(GIVEN RECORDS begins)

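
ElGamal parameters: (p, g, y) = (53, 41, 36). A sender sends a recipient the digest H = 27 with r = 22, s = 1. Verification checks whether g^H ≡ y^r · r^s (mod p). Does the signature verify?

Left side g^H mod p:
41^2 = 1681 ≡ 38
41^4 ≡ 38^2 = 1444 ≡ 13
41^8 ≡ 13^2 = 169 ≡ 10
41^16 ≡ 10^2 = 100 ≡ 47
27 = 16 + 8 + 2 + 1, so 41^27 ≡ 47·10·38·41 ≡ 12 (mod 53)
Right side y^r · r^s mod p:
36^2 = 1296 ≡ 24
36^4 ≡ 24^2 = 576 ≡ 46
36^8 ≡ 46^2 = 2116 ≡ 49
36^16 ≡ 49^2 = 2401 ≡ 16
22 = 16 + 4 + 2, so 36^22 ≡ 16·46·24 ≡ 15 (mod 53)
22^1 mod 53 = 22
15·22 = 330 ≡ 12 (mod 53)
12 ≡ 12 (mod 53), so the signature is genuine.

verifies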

(GIVEN RECORDS ends)

◆ PROBLEM TO WORK ON
The whole set of records needs to be written out exactly.

◆ RESULT FOR THIS EXERCISE
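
ElGamal parameters: (p, g, y) = (53, 41, 36). A sender sends a recipient the digest H = 27 with r = 22, s = 1. Verification checks whether g^H ≡ y^r · r^s (mod p). Does the signature verify?

Left side g^H mod p:
41^2 = 1681 ≡ 38
41^4 ≡ 38^2 = 1444 ≡ 13
41^8 ≡ 13^2 = 169 ≡ 10
41^16 ≡ 10^2 = 100 ≡ 47
27 = 16 + 8 + 2 + 1, so 41^27 ≡ 47·10·38·41 ≡ 12 (mod 53)
Right side y^r · r^s mod p:
36^2 = 1296 ≡ 24
36^4 ≡ 24^2 = 576 ≡ 46
36^8 ≡ 46^2 = 2116 ≡ 49
36^16 ≡ 49^2 = 2401 ≡ 16
22 = 16 + 4 + 2, so 36^22 ≡ 16·46·24 ≡ 15 (mod 53)
22^1 mod 53 = 22
15·22 = 330 ≡ 12 (mod 53)
12 ≡ 12 (mod 53), so the signature is genuine.

verifies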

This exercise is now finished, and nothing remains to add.